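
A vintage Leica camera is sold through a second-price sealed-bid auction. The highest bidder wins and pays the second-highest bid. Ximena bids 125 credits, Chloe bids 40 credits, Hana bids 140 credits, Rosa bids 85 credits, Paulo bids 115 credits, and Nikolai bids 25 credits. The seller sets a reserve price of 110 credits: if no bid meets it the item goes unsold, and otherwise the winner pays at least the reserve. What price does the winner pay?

125 credits

Ranking the bids: Hana 140 credits, then Ximena 125 credits, then Paulo 115 credits, then Rosa 85 credits, then Chloe 40 credits, then Nikolai 25 credits.
Hana has the highest bid, so Hana wins.
The second-highest bid is 125 credits, which exceeds the reserve, so that sets the price.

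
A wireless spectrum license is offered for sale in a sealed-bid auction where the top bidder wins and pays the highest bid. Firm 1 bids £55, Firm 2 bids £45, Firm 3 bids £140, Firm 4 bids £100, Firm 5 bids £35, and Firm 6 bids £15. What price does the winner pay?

Bids in descending order: Firm 3 £140, then Firm 4 £100, then Firm 1 £55, then Firm 2 £45, then Firm 5 £35, then Firm 6 £15.
Firm 3 is the highest bidder, so Firm 3 wins.
Under the first-price rule, the price is the highest bid: £140.

Price paid: £140.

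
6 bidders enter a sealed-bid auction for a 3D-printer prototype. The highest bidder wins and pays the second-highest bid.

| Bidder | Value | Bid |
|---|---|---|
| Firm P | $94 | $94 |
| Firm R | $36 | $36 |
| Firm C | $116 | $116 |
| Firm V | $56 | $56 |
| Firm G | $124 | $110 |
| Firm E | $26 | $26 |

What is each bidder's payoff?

Ranking the bids: Firm C $116 > Firm G $110 > Firm P $94 > Firm V $56 > Firm R $36 > Firm E $26.
Firm C has the top bid and wins; the price is the second-highest bid, $110.
Firm C's payoff = $116 − $110 = $6. All other bidders lose, so their payoff is 0.

Payoffs: Firm P $0, Firm R $0, Firm C $6, Firm V $0, Firm G $0, Firm E $0.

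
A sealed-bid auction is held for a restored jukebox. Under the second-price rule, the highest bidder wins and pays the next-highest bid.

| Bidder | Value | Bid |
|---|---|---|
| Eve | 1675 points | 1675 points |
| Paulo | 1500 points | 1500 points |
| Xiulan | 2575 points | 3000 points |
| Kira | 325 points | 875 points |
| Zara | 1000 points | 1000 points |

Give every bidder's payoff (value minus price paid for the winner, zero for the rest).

Payoffs: Eve 0 points, Paulo 0 points, Xiulan 900 points, Kira 0 points, Zara 0 points.

Ordered from highest: Xiulan 3000 points; Eve 1675 points; Paulo 1500 points; Zara 1000 points; Kira 875 points.
Xiulan has the top bid and wins; the price is the second-highest bid, 1675 points.
Xiulan's payoff = 2575 points − 1675 points = 900 points. All other bidders lose, so their payoff is 0.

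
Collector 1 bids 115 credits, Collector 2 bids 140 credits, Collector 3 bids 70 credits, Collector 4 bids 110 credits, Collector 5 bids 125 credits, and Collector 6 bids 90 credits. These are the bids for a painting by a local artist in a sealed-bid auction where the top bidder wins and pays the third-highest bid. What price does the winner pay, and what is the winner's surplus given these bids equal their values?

Price 115 credits; surplus 25 credits.

Ordered from highest: Collector 2 140 credits > Collector 5 125 credits > Collector 1 115 credits > Collector 4 110 credits > Collector 6 90 credits > Collector 3 70 credits.
Collector 2 is the highest bidder, so Collector 2 wins.
Under the third-price rule, the price is the third-highest bid: 115 credits.
Surplus = 140 credits − 115 credits = 25 credits.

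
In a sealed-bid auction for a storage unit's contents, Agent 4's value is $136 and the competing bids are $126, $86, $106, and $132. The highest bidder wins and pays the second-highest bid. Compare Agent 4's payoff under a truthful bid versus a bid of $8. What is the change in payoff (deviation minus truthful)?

The highest competing bid is $132.
Bidding truthfully at $136: Agent 4 has the top bid, wins, and pays the second-highest bid $132. Payoff = $136 − $132 = $4.
Bidding $8: the top bid is $132 (a rival), so Agent 4 loses. Payoff = $0.
Change = $0 − $4 = -$4.

Payoff change: -$4.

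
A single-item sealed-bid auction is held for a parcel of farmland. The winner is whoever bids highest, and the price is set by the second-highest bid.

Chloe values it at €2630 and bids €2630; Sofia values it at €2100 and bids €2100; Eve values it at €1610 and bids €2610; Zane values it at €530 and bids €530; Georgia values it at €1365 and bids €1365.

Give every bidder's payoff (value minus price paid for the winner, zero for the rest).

Ranking the bids: Chloe €2630, then Eve €2610, then Sofia €2100, then Georgia €1365, then Zane €530.
Chloe has the top bid and wins; the price is the second-highest bid, €2610.
Chloe's payoff = €2630 − €2610 = €20. All other bidders lose, so their payoff is 0.

Chloe €20, Sofia €0, Eve €0, Zane €0, Georgia €0.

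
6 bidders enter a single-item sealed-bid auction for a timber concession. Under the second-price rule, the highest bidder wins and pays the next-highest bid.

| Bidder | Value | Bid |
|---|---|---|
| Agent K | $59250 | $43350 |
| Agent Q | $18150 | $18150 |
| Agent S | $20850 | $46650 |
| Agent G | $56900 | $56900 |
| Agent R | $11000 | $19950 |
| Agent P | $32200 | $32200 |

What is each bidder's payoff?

Payoffs: Agent K $0, Agent Q $0, Agent S $0, Agent G $10250, Agent R $0, Agent P $0.

Ranking the bids: Agent G $56900 > Agent S $46650 > Agent K $43350 > Agent P $32200 > Agent R $19950 > Agent Q $18150.
Agent G has the top bid and wins; the price is the second-highest bid, $46650.
Agent G's payoff = $56900 − $46650 = $10250. All other bidders lose, so their payoff is 0.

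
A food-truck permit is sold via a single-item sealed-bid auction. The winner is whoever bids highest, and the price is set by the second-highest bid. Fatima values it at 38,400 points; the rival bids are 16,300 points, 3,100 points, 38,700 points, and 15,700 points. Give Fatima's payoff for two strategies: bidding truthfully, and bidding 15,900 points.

The highest competing bid is 38,700 points.
Bidding truthfully at 38,400 points: the top bid is 38,700 points (a rival), so Fatima loses. Payoff = 0 points.
Bidding 15,900 points: the top bid is 38,700 points (a rival), so Fatima loses. Payoff = 0 points.
The bid only affects whether you win, not the price — here both bids land on the same side of the top rival bid, so the deviation is payoff-neutral.

Truthful: 0 points; alternative: 0 points.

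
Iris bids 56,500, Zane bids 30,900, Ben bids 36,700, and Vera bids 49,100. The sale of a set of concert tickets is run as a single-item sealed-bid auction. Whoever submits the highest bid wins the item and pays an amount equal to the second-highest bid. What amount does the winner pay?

Price paid: 49,100.

Sorted high to low: Iris 56,500, then Vera 49,100, then Ben 36,700, then Zane 30,900.
Iris has the highest bid, so Iris wins.
The second-highest bid is 49,100, so that is what Iris pays.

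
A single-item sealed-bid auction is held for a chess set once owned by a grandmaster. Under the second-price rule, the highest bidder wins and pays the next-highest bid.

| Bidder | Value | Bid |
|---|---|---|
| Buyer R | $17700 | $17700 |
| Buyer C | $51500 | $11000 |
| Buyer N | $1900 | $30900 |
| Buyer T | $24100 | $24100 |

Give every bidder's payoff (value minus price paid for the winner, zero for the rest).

Buyer R $0, Buyer C $0, Buyer N -$22200, Buyer T $0.

Bids in descending order: Buyer N $30900; Buyer T $24100; Buyer R $17700; Buyer C $11000.
Buyer N has the top bid and wins; the price is the second-highest bid, $24100.
Buyer N's payoff = $1900 − $24100 = -$22200. All other bidders lose, so their payoff is 0.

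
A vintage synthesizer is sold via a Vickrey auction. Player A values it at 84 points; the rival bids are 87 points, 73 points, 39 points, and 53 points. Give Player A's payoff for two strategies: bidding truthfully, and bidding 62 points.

The highest competing bid is 87 points.
Bidding truthfully at 84 points: the top bid is 87 points (a rival), so Player A loses. Payoff = 0 points.
Bidding 62 points: the top bid is 87 points (a rival), so Player A loses. Payoff = 0 points.

(a) 0 points  (b) 0 points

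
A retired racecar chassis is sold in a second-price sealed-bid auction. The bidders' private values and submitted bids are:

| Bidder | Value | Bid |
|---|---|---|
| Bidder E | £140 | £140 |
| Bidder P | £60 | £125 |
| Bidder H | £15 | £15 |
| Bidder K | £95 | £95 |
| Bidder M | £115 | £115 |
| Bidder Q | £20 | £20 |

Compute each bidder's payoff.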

Goal of the exercise: Please give back, exactly as it stands above, the stretch from the line with "R | $36 | $36 |" through the line with "E | $26 | $26 |", and no line outside it.

Solution for this task:
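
| Firm R | $36 | $36 |
| Firm C | $116 | $116 |
| Firm V | $56 | $56 |
| Firm G | $124 | $110 |
| Firm E | $26 | $26 |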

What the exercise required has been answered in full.